**Data for this task:**
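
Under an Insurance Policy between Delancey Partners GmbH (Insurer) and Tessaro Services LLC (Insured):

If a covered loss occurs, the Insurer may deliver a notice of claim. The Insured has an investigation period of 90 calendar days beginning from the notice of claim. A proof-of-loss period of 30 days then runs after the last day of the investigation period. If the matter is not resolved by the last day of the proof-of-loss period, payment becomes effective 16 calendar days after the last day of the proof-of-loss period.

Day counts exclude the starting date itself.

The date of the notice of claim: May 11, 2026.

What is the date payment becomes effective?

September 24, 2026

Adding 90 calendar days to May 11, 2026 gives August 9, 2026, which is the last day of the investigation period.
Adding 30 calendar days to August 9, 2026 gives September 8, 2026, which is the last day of the proof-of-loss period.
The date payment becomes effective: 16 calendar days after September 8, 2026 is September 24, 2026.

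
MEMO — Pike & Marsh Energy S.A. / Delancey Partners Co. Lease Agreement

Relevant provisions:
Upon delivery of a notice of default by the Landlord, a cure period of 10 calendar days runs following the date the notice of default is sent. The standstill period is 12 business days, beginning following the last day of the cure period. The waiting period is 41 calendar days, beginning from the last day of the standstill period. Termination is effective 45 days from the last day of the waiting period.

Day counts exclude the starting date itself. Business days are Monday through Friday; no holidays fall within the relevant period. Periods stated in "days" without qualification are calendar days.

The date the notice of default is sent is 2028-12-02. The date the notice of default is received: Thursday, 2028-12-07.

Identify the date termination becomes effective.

2029-03-24

The last day of the cure period: 2028-12-02 + 10 days = 2028-12-12.
The last day of the standstill period: 12 business days after Tuesday, 2028-12-12, skipping weekends — Dec 13, Dec 14, Dec 15, Dec 18, …, Dec 26, Dec 27, Dec 28 — lands on Thursday, 2028-12-28.
The last day of the waiting period: 2028-12-28 + 41 days = 2029-02-07.
The date termination becomes effective: 45 calendar days after 2029-02-07 is 2029-03-24.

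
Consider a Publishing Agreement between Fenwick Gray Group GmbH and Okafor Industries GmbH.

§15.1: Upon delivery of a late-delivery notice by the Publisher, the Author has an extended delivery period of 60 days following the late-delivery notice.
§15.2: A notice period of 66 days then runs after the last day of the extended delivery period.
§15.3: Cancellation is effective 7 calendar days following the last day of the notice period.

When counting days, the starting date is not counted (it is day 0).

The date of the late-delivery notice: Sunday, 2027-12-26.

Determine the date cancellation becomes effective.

The last day of the extended delivery period: 2027-12-26 + 60 days = 2028-02-24.
The last day of the notice period: 2028-02-24 + 66 days = 2028-04-30.
Adding 7 calendar days to 2028-04-30 gives 2028-05-07, which is the date cancellation becomes effective.

2028-05-07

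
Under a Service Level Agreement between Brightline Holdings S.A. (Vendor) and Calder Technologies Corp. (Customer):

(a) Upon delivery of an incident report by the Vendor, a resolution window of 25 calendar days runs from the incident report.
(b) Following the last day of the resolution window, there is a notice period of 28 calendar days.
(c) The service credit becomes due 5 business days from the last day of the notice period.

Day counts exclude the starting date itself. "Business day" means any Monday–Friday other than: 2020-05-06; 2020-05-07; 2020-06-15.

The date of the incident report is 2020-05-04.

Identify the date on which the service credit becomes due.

Adding 25 calendar days to 2020-05-04 gives 2020-05-29, which is the last day of the resolution window.
The last day of the notice period: 28 calendar days after 2020-05-29 is 2020-06-26.
From Friday, 2020-06-26, 5 business days (Jun 29, Jun 30, Jul 1, Jul 2, Jul 3, skipping weekends) brings us to Friday, 2020-07-03, which is the date on which the service credit becomes due.

2020-07-03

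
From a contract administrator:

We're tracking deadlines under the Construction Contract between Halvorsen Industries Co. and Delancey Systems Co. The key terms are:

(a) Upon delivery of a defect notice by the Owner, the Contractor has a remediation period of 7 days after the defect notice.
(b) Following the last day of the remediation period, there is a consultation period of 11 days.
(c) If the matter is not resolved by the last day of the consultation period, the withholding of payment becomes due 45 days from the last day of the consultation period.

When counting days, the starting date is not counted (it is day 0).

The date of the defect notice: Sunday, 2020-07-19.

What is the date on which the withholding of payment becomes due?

2020-09-20

The last day of the remediation period: 7 calendar days after 2020-07-19 is 2020-07-26.
Adding 11 calendar days to 2020-07-26 gives 2020-08-06, which is the last day of the consultation period.
Adding 45 calendar days to 2020-08-06 gives 2020-09-20, which is the date on which the withholding of payment becomes due.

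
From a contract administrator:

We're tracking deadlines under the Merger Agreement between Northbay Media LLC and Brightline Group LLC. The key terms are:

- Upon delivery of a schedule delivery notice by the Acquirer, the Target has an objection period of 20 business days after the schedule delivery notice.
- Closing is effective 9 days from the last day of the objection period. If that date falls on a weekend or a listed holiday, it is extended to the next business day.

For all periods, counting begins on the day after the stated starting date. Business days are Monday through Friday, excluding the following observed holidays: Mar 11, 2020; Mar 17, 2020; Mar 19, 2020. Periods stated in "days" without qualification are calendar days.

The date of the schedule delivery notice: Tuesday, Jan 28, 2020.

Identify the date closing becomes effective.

The last day of the objection period: counting 20 business days from Tuesday, Jan 28, 2020 (Jan 29, Jan 30, Jan 31, Feb 3, …, Feb 21, Feb 24, Feb 25, skipping weekends) reaches Tuesday, Feb 25, 2020.
The date closing becomes effective: 9 calendar days after Feb 25, 2020 is Mar 5, 2020. Mar 5, 2020 is a Thursday and is not a listed holiday, so no roll-forward applies.

Mar 5, 2020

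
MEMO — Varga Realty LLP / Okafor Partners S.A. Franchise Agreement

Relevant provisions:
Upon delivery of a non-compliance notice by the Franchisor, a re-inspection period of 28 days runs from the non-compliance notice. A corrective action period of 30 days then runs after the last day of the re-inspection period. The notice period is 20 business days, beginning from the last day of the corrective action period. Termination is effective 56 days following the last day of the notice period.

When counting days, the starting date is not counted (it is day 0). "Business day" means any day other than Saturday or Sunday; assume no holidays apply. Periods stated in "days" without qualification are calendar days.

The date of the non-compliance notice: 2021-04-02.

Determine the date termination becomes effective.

Adding 28 calendar days to 2021-04-02 gives 2021-04-30, which is the last day of the re-inspection period.
Adding 30 calendar days to 2021-04-30 gives 2021-05-30, which is the last day of the corrective action period.
The last day of the notice period: 20 business days after Sunday, 2021-05-30, skipping weekends — May 31, Jun 1, Jun 2, Jun 3, …, Jun 23, Jun 24, Jun 25 — lands on Friday, 2021-06-25.
The date termination becomes effective: 56 calendar days after 2021-06-25 is 2021-08-20.

2021-08-20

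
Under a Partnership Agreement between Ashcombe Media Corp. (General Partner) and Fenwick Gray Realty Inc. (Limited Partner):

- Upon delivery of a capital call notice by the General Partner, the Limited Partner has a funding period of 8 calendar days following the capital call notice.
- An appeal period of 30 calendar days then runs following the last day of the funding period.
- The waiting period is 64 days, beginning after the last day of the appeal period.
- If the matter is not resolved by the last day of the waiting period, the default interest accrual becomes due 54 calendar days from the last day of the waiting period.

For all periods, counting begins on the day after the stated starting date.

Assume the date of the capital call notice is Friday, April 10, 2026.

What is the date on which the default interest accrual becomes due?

The last day of the funding period: 8 calendar days after April 10, 2026 is April 18, 2026.
Adding 30 calendar days to April 18, 2026 gives May 18, 2026, which is the last day of the appeal period.
Adding 64 calendar days to May 18, 2026 gives July 21, 2026, which is the last day of the waiting period.
The date on which the default interest accrual becomes due: July 21, 2026 + 54 days = September 13, 2026.

September 13, 2026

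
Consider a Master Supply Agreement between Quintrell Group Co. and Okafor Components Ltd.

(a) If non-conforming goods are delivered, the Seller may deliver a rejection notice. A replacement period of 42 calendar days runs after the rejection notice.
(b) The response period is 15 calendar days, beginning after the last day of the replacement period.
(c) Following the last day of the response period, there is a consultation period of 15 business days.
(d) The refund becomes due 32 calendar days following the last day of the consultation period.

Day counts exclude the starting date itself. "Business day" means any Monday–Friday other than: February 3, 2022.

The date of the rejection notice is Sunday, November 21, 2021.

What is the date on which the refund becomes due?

March 12, 2022

The last day of the replacement period: 42 calendar days after November 21, 2021 is January 2, 2022.
The last day of the response period: 15 calendar days after January 2, 2022 is January 17, 2022.
From Monday, January 17, 2022, 15 business days (Jan 18, Jan 19, Jan 20, Jan 21, …, Feb 4, Feb 7, Feb 8, skipping weekends and the listed holiday on Feb 3) brings us to Tuesday, February 8, 2022, which is the last day of the consultation period.
Adding 32 calendar days to February 8, 2022 gives March 12, 2022, which is the date on which the refund becomes due.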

**Problem:** Out of the data above, set down the lines from the one with "Upon delivery of a non-compliance" to the one with "Assume the date", both included, exactly as written and with no additions.

**Response:**
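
Upon delivery of a non-compliance notice by the Franchisor, a re-inspection period of 28 days runs from the non-compliance notice. A corrective action period of 30 days then runs after the last day of the re-inspection period. The notice period is 20 business days, beginning from the last day of the corrective action period. Termination is effective 56 days following the last day of the notice period.

When counting days, the starting date is not counted (it is day 0). "Business day" means any day other than Saturday or Sunday; assume no holidays apply. Periods stated in "days" without qualification are calendar days.

The date of the non-compliance notice: 2021-04-02.

Determine the date termination becomes effective.

Adding 28 calendar days to 2021-04-02 gives 2021-04-30, which is the last day of the re-inspection period.
Adding 30 calendar days to 2021-04-30 gives 2021-05-30, which is the last day of the corrective action period.
The last day of the notice period: 20 business days after Sunday, 2021-05-30, skipping weekends — May 31, Jun 1, Jun 2, Jun 3, …, Jun 23, Jun 24, Jun 25 — lands on Friday, 2021-06-25.
The date termination becomes effective: 56 calendar days after 2021-06-25 is 2021-08-20.

2021-08-20

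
Under a Partnership Agreement between Ashcombe Media Corp. (General Partner) and Fenwick Gray Realty Inc. (Limited Partner):

- Upon delivery of a capital call notice by the General Partner, the Limited Partner has a funding period of 8 calendar days following the capital call notice.
- An appeal period of 30 calendar days then runs following the last day of the funding period.
- The waiting period is 64 days, beginning after the last day of the appeal period.
- If the matter is not resolved by the last day of the waiting period, the default interest accrual becomes due 54 calendar days from the last day of the waiting period.

For all periods, counting begins on the day after the stated starting date.

Assume the date of the capital call notice is Friday, April 10, 2026.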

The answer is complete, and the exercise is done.